Requirement:
The answer should consist of each line from the data below that includes "rows".

(Collected data entries)
*****

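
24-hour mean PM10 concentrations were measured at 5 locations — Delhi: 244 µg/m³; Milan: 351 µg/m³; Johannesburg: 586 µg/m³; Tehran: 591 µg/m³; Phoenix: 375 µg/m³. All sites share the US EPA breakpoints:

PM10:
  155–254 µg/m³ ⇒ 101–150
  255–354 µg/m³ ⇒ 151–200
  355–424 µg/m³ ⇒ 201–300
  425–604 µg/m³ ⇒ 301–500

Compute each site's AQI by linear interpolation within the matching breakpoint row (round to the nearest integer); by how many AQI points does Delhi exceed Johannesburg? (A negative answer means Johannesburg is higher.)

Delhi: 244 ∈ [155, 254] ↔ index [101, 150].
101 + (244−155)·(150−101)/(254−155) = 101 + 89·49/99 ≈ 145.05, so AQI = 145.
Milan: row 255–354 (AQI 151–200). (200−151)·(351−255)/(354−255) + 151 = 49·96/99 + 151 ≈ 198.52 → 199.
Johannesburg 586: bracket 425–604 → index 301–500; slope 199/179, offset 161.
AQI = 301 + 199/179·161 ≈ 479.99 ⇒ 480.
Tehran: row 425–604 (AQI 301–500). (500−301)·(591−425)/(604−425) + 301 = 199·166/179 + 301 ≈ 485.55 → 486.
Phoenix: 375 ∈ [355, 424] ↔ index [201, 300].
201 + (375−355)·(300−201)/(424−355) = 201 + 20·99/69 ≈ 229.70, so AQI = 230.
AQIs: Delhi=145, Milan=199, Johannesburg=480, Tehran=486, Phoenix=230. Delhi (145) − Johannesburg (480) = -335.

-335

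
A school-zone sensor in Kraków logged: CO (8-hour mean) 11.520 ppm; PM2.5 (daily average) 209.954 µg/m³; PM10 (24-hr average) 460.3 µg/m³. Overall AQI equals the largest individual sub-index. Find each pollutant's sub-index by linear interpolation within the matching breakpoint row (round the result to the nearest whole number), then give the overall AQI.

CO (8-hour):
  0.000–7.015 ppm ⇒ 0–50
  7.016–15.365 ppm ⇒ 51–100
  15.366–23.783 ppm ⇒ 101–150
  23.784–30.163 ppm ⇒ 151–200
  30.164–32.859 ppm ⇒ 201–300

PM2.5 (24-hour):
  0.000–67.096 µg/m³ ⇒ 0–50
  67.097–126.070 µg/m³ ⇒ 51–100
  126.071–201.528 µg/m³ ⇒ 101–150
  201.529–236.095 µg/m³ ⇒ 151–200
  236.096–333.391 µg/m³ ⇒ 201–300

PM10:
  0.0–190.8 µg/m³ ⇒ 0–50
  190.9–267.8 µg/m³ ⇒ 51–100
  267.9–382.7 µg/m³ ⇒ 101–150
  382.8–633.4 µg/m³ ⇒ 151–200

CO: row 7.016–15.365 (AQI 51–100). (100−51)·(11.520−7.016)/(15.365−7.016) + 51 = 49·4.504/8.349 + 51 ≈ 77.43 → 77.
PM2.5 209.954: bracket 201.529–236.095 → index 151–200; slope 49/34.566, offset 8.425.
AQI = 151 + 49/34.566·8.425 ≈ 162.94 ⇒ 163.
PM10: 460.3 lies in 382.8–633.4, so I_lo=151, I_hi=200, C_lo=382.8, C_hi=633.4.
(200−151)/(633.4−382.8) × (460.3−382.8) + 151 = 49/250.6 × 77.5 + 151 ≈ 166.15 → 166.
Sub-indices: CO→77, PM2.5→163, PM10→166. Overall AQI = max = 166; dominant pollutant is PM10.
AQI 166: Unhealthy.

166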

*****

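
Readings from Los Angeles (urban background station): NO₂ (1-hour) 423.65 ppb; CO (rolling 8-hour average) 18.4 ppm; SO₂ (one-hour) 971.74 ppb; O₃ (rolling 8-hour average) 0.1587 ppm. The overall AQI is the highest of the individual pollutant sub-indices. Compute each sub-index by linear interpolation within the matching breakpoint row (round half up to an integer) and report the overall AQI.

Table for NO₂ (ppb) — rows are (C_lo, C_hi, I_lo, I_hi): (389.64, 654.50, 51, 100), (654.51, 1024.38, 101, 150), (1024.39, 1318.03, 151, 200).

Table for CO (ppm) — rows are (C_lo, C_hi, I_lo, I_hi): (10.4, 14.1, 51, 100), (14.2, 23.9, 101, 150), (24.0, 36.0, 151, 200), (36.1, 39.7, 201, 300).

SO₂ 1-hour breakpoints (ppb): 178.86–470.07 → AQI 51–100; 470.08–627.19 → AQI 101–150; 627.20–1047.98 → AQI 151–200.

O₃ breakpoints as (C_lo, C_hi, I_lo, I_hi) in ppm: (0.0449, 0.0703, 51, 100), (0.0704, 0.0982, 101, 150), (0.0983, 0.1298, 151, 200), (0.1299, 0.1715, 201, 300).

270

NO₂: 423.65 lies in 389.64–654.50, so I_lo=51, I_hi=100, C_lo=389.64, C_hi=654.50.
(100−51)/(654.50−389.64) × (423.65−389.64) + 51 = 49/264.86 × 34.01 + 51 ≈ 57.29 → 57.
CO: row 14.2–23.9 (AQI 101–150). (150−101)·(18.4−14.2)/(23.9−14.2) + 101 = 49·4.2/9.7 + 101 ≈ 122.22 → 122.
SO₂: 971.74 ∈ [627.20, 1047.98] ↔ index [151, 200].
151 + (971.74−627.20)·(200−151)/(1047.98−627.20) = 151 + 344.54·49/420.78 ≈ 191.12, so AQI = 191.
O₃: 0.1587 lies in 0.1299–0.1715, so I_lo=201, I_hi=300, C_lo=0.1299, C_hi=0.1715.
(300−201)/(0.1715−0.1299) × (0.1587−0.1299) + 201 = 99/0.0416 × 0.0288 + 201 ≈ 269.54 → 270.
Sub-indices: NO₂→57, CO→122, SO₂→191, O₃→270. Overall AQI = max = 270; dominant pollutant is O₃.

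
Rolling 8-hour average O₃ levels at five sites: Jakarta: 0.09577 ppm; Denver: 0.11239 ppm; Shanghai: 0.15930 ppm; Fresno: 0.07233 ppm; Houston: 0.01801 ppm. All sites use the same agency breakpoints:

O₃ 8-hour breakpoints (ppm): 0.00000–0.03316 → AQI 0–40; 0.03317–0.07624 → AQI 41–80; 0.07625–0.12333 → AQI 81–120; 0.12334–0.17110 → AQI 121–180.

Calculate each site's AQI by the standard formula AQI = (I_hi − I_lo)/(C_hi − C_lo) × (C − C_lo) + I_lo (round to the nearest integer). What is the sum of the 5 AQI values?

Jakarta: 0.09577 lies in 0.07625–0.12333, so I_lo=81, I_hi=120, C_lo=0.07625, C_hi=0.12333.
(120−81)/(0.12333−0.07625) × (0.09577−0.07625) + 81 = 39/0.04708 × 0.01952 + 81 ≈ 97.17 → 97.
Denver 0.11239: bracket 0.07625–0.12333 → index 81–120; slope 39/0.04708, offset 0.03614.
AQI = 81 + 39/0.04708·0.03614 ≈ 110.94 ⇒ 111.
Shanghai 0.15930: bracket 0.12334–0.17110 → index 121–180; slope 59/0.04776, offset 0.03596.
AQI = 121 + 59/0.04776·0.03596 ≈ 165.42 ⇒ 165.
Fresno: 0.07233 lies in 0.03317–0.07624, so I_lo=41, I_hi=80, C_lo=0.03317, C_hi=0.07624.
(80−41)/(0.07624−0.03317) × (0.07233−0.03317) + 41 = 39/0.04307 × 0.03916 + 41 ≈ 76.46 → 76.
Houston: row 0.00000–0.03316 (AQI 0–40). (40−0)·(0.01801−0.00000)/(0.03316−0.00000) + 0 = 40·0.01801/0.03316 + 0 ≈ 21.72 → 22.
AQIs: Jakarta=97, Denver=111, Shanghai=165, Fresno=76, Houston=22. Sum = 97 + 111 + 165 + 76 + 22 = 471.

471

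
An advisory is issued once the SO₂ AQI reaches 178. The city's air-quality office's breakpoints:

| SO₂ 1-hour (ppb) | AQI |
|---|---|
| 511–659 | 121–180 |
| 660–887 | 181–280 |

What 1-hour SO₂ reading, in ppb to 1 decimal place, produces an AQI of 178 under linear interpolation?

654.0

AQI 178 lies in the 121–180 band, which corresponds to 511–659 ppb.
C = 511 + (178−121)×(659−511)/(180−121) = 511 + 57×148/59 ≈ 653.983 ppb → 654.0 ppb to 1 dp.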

*****

Output for this exercise:
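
Table for NO₂ (ppb) — rows are (C_lo, C_hi, I_lo, I_hi): (389.64, 654.50, 51, 100), (654.51, 1024.38, 101, 150), (1024.39, 1318.03, 151, 200).
Table for CO (ppm) — rows are (C_lo, C_hi, I_lo, I_hi): (10.4, 14.1, 51, 100), (14.2, 23.9, 101, 150), (24.0, 36.0, 151, 200), (36.1, 39.7, 201, 300).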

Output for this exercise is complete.